Items listed in a dataset:
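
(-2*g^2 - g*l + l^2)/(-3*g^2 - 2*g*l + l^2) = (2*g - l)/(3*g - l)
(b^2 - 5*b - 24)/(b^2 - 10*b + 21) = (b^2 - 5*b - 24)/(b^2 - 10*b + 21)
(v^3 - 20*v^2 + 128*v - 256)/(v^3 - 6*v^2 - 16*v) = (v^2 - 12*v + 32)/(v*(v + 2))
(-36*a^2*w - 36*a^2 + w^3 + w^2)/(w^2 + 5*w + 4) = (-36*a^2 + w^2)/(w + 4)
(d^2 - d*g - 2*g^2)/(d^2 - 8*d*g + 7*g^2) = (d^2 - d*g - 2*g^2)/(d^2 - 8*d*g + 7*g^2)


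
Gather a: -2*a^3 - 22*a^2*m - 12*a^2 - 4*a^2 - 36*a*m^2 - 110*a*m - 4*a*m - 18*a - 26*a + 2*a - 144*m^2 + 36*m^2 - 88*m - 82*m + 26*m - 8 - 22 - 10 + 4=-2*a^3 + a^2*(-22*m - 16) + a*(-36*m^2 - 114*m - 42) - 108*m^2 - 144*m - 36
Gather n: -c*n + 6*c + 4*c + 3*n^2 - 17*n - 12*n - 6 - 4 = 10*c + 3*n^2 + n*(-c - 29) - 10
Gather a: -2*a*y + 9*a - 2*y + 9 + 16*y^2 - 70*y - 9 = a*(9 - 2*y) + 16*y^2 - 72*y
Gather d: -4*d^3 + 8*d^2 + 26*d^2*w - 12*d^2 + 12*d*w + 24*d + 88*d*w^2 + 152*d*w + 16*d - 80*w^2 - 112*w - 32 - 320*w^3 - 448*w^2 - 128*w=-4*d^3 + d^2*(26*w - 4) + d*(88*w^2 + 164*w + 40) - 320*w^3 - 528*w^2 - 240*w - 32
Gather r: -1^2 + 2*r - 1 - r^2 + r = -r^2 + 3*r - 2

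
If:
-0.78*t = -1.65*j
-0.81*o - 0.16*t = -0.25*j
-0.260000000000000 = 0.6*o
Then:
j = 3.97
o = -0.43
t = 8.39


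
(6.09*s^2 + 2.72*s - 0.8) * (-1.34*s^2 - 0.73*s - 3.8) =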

> TASK PROMPT
Reproduce every line above, keeping each word exactly as it appears.

> RESULT
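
(-2*g^2 - g*l + l^2)/(-3*g^2 - 2*g*l + l^2) = (2*g - l)/(3*g - l)
(b^2 - 5*b - 24)/(b^2 - 10*b + 21) = (b^2 - 5*b - 24)/(b^2 - 10*b + 21)
(v^3 - 20*v^2 + 128*v - 256)/(v^3 - 6*v^2 - 16*v) = (v^2 - 12*v + 32)/(v*(v + 2))
(-36*a^2*w - 36*a^2 + w^3 + w^2)/(w^2 + 5*w + 4) = (-36*a^2 + w^2)/(w + 4)
(d^2 - d*g - 2*g^2)/(d^2 - 8*d*g + 7*g^2) = (d^2 - d*g - 2*g^2)/(d^2 - 8*d*g + 7*g^2)


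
Gather a: -2*a^3 - 22*a^2*m - 12*a^2 - 4*a^2 - 36*a*m^2 - 110*a*m - 4*a*m - 18*a - 26*a + 2*a - 144*m^2 + 36*m^2 - 88*m - 82*m + 26*m - 8 - 22 - 10 + 4=-2*a^3 + a^2*(-22*m - 16) + a*(-36*m^2 - 114*m - 42) - 108*m^2 - 144*m - 36
Gather n: -c*n + 6*c + 4*c + 3*n^2 - 17*n - 12*n - 6 - 4 = 10*c + 3*n^2 + n*(-c - 29) - 10
Gather a: -2*a*y + 9*a - 2*y + 9 + 16*y^2 - 70*y - 9 = a*(9 - 2*y) + 16*y^2 - 72*y
Gather d: -4*d^3 + 8*d^2 + 26*d^2*w - 12*d^2 + 12*d*w + 24*d + 88*d*w^2 + 152*d*w + 16*d - 80*w^2 - 112*w - 32 - 320*w^3 - 448*w^2 - 128*w=-4*d^3 + d^2*(26*w - 4) + d*(88*w^2 + 164*w + 40) - 320*w^3 - 528*w^2 - 240*w - 32
Gather r: -1^2 + 2*r - 1 - r^2 + r = -r^2 + 3*r - 2

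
If:
-0.78*t = -1.65*j
-0.81*o - 0.16*t = -0.25*j
-0.260000000000000 = 0.6*o
Then:
j = 3.97
o = -0.43
t = 8.39


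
(6.09*s^2 + 2.72*s - 0.8) * (-1.34*s^2 - 0.73*s - 3.8) =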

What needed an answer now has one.